[Collected data]
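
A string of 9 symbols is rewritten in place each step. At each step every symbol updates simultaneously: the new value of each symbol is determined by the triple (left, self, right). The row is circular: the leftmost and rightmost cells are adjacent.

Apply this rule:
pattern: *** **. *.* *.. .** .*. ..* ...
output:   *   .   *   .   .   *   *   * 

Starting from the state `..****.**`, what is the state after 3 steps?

.*.**.*..
***..**.*
**..*..*.

**..*..*.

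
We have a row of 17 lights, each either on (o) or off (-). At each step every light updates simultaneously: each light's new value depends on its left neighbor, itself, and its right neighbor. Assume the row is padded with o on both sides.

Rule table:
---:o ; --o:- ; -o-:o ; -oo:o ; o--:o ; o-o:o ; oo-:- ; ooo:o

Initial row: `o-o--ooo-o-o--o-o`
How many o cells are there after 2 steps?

step 1: -ooo-oo-ooooo-ooo
step 2: ooo-oo-ooooo-oooo
count of o: 14

14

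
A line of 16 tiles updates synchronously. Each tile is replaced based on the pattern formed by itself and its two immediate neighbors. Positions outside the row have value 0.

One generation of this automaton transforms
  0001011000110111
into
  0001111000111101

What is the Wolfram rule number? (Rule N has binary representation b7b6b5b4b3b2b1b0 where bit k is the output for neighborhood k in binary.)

108

position 14: 111 → 0  (bit 7 = 0)
position 6: 110 → 1  (bit 6 = 1)
position 4: 101 → 1  (bit 5 = 1)
position 7: 100 → 0  (bit 4 = 0)
position 5: 011 → 1  (bit 3 = 1)
position 3: 010 → 1  (bit 2 = 1)
position 2: 001 → 0  (bit 1 = 0)
position 0: 000 → 0  (bit 0 = 0)
bits b7..b0 = 01101100 = 108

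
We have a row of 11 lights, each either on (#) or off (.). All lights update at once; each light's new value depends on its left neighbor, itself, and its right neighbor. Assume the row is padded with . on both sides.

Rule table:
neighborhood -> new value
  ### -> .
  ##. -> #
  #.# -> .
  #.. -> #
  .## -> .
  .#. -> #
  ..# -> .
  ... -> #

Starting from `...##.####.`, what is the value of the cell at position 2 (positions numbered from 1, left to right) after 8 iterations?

#

iteration 1: ##..#....##
iteration 2: .##.####..#
iteration 3: ..#....##.#
iteration 4: #.####..#.#
iteration 5: #....##.#.#
iteration 6: ####..#.#.#
iteration 7: ...##.#.#.#
iteration 8: ##..#.#.#.#
position 2 holds #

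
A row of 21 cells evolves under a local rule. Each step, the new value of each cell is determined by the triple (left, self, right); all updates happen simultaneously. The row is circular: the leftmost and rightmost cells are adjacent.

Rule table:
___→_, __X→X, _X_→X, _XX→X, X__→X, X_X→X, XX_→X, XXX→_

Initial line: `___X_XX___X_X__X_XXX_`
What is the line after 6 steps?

__XXXXXX_XXXXXXXXX_XX
XXX____XXX_______XXXX
__XX__XX_XX_____XX___
_XXXXXXXXXXX___XXXX__
XX_________XX_XX__XX_
XXX_______XXXXXXXXXXX

XXX_______XXXXXXXXXXX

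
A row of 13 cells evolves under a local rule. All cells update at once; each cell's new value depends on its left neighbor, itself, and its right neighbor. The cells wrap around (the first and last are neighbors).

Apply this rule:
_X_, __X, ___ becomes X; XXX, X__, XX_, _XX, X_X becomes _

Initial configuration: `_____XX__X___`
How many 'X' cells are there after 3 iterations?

10

XXXXX___XX_XX
______XX_____
XXXXXX___XXXX
count of X: 10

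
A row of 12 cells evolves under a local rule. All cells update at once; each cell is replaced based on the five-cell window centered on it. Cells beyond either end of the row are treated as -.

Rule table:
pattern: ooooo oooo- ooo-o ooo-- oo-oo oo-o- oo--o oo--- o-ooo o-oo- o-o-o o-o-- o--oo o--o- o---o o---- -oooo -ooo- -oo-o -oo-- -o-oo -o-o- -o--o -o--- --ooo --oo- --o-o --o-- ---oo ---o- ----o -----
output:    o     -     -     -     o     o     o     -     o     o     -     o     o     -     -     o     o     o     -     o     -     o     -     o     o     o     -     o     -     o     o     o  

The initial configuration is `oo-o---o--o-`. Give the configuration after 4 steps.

o-ooo-oo--oo
--oo-ooooooo
o-o-oooooo--
-o--oooo---o

-o--oooo---o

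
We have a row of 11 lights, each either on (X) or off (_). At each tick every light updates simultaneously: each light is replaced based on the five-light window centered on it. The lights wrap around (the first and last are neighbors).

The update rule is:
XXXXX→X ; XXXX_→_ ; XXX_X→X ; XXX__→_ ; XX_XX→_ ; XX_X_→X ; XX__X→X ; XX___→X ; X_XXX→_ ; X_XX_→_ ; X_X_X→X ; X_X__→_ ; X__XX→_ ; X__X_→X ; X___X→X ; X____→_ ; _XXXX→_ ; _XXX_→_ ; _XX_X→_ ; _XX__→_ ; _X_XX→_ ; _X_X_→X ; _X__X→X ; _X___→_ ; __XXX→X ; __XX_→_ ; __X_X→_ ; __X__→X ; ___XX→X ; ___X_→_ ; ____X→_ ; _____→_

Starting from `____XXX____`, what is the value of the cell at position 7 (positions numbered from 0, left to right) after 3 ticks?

_

tick 1: ___XX__X___
tick 2: __X__XXX___
tick 3: __XX_X__X__
position 7 holds _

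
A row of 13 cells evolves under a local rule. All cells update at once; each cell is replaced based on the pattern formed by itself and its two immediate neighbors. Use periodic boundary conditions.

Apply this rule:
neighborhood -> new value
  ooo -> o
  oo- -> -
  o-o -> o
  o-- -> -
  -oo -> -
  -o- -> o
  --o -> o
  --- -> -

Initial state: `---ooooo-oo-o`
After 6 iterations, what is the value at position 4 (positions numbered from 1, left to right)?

--o-ooo-o--oo
-ooo-o-oo-o--
o-o-ooo--oo--
oooo-o--o---o
ooo-oo-oo--o-
-o-o--o---ooo
position 4 holds o

o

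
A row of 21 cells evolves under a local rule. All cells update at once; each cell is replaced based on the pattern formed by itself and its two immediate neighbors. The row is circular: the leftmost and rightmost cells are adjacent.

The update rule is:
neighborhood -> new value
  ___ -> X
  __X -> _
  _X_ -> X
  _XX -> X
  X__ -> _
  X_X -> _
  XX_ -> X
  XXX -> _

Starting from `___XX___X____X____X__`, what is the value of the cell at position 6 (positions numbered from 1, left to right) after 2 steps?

XX_XX_X_X_XX_X_XX_X_X
_X_XX_X_X_XX_X_XX_X_X
position 6 holds _

_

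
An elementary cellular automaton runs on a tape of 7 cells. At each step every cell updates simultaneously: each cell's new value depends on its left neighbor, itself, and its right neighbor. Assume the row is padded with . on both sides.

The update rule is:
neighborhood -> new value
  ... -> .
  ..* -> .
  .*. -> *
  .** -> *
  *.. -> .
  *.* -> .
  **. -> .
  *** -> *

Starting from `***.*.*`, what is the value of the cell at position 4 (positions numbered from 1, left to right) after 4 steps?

**..*.*
*...*.*
*...*.*  (fixed point — unchanged through step 4)
position 4 holds .

.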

Work required: Please retype every entry above exactly as it stands.

Answer to this task:
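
A string of 9 symbols is rewritten in place each step. At each step every symbol updates simultaneously: the new value of each symbol is determined by the triple (left, self, right). The row is circular: the leftmost and rightmost cells are adjacent.

Apply this rule:
pattern: *** **. *.* *.. .** .*. ..* ...
output:   *   .   *   .   .   *   *   * 

Starting from the state `..****.**`, what is the state after 3 steps?

.*.**.*..
***..**.*
**..*..*.

**..*..*.

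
We have a row of 17 lights, each either on (o) or off (-). At each step every light updates simultaneously: each light's new value depends on its left neighbor, itself, and its right neighbor. Assume the row is padded with o on both sides.

Rule table:
---:o ; --o:- ; -o-:o ; -oo:o ; o--:o ; o-o:o ; oo-:- ; ooo:o

Initial row: `o-o--ooo-o-o--o-o`
How many o cells are there after 2 steps?

step 1: -ooo-oo-ooooo-ooo
step 2: ooo-oo-ooooo-oooo
count of o: 14

14

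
A line of 16 tiles updates synchronously. Each tile is replaced based on the pattern formed by itself and its two immediate neighbors. Positions outside the row have value 0.

One generation of this automaton transforms
  0001011000110111
into
  0001111000111101

What is the Wolfram rule number? (Rule N has binary representation b7b6b5b4b3b2b1b0 where bit k is the output for neighborhood k in binary.)

108

position 14: 111 → 0  (bit 7 = 0)
position 6: 110 → 1  (bit 6 = 1)
position 4: 101 → 1  (bit 5 = 1)
position 7: 100 → 0  (bit 4 = 0)
position 5: 011 → 1  (bit 3 = 1)
position 3: 010 → 1  (bit 2 = 1)
position 2: 001 → 0  (bit 1 = 0)
position 0: 000 → 0  (bit 0 = 0)
bits b7..b0 = 01101100 = 108

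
We have a row of 11 lights, each either on (#) or off (.). All lights update at once; each light's new value depends on its left neighbor, itself, and its right neighbor. Assume the row is padded with . on both sides.

Rule table:
neighborhood -> new value
  ### -> .
  ##. -> #
  #.# -> .
  #.. -> #
  .## -> .
  .#. -> #
  ..# -> .
  ... -> #

Starting from `...##.####.`, what is the value of the cell at position 2 (positions numbered from 1, left to right) after 8 iterations?

#

iteration 1: ##..#....##
iteration 2: .##.####..#
iteration 3: ..#....##.#
iteration 4: #.####..#.#
iteration 5: #....##.#.#
iteration 6: ####..#.#.#
iteration 7: ...##.#.#.#
iteration 8: ##..#.#.#.#
position 2 holds #

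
A row of 21 cells evolves under a local rule. Each step, the new value of each cell is determined by the triple (left, self, right); all updates happen simultaneously. The row is circular: the leftmost and rightmost cells are adjacent.

Rule table:
___→_, __X→X, _X_→X, _XX→X, X__→X, X_X→X, XX_→X, XXX→_

Initial line: `___X_XX___X_X__X_XXX_`
What is the line after 6 steps?

__XXXXXX_XXXXXXXXX_XX
XXX____XXX_______XXXX
__XX__XX_XX_____XX___
_XXXXXXXXXXX___XXXX__
XX_________XX_XX__XX_
XXX_______XXXXXXXXXXX

XXX_______XXXXXXXXXXX

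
A row of 13 cells evolves under a local rule. All cells update at once; each cell's new value depends on its left neighbor, itself, and its right neighbor. The cells wrap around (the first and last are neighbors).

Apply this rule:
_X_, __X, ___ becomes X; XXX, X__, XX_, _XX, X_X becomes _

Initial configuration: `_____XX__X___`
How many 'X' cells are there after 3 iterations?

10

XXXXX___XX_XX
______XX_____
XXXXXX___XXXX
count of X: 10

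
A row of 12 cells evolves under a local rule. All cells update at once; each cell is replaced based on the five-cell window centered on it. Cells beyond either end of the row are treated as -.

Rule table:
pattern: ooooo oooo- ooo-o ooo-- oo-oo oo-o- oo--o oo--- o-ooo o-oo- o-o-o o-o-- o--oo o--o- o---o o---- -oooo -ooo- -oo-o -oo-- -o-oo -o-o- -o--o -o--- --ooo --oo- --o-o --o-- ---oo ---o- ----o -----
output:    o     -     -     -     o     o     o     -     o     o     -     o     o     -     -     o     o     o     -     o     -     o     -     o     o     o     -     o     -     o     o     o  

The initial configuration is `oo-o---o--o-`. Give the configuration after 4 steps.

o-ooo-oo--oo
--oo-ooooooo
o-o-oooooo--
-o--oooo---o

-o--oooo---o

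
We have a row of 11 lights, each either on (X) or off (_). At each tick every light updates simultaneously: each light is replaced based on the five-light window centered on it. The lights wrap around (the first and last are neighbors).

The update rule is:
XXXXX→X ; XXXX_→_ ; XXX_X→X ; XXX__→_ ; XX_XX→_ ; XX_X_→X ; XX__X→X ; XX___→X ; X_XXX→_ ; X_XX_→_ ; X_X_X→X ; X_X__→_ ; X__XX→_ ; X__X_→X ; X___X→X ; X____→_ ; _XXXX→_ ; _XXX_→_ ; _XX_X→_ ; _XX__→_ ; _X_XX→_ ; _X_X_→X ; _X__X→X ; _X___→_ ; __XXX→X ; __XX_→_ ; __X_X→_ ; __X__→X ; ___XX→X ; ___X_→_ ; ____X→_ ; _____→_

Starting from `____XXX____`, what is the value of the cell at position 7 (positions numbered from 0, left to right) after 3 ticks?

_

tick 1: ___XX__X___
tick 2: __X__XXX___
tick 3: __XX_X__X__
position 7 holds _

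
A row of 13 cells evolves under a local rule. All cells update at once; each cell is replaced based on the pattern formed by itself and its two immediate neighbors. Use periodic boundary conditions.

Apply this rule:
neighborhood -> new value
  ooo -> o
  oo- -> -
  o-o -> o
  o-- -> -
  -oo -> -
  -o- -> o
  --o -> o
  --- -> -

Initial state: `---ooooo-oo-o`
After 6 iterations, what is the value at position 4 (positions numbered from 1, left to right)?

--o-ooo-o--oo
-ooo-o-oo-o--
o-o-ooo--oo--
oooo-o--o---o
ooo-oo-oo--o-
-o-o--o---ooo
position 4 holds o

o

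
A row of 21 cells evolves under a local rule. All cells update at once; each cell is replaced based on the pattern formed by itself and its two immediate neighbors. The row is circular: the leftmost and rightmost cells are adjacent.

The update rule is:
neighborhood -> new value
  ___ -> X
  __X -> _
  _X_ -> X
  _XX -> X
  X__ -> _
  X_X -> _
  XX_ -> X
  XXX -> _

Starting from `___XX___X____X____X__`, what is the value of the cell at position 6 (positions numbered from 1, left to right) after 2 steps?

XX_XX_X_X_XX_X_XX_X_X
_X_XX_X_X_XX_X_XX_X_X
position 6 holds _

_

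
An elementary cellular automaton runs on a tape of 7 cells. At each step every cell updates simultaneously: each cell's new value depends on its left neighbor, itself, and its right neighbor. Assume the row is padded with . on both sides.

The update rule is:
neighborhood -> new value
  ... -> .
  ..* -> .
  .*. -> *
  .** -> *
  *.. -> .
  *.* -> .
  **. -> .
  *** -> *

Starting from `***.*.*`, what is the value of the cell at position 4 (positions numbered from 1, left to right) after 4 steps?

**..*.*
*...*.*
*...*.*  (fixed point — unchanged through step 4)
position 4 holds .

.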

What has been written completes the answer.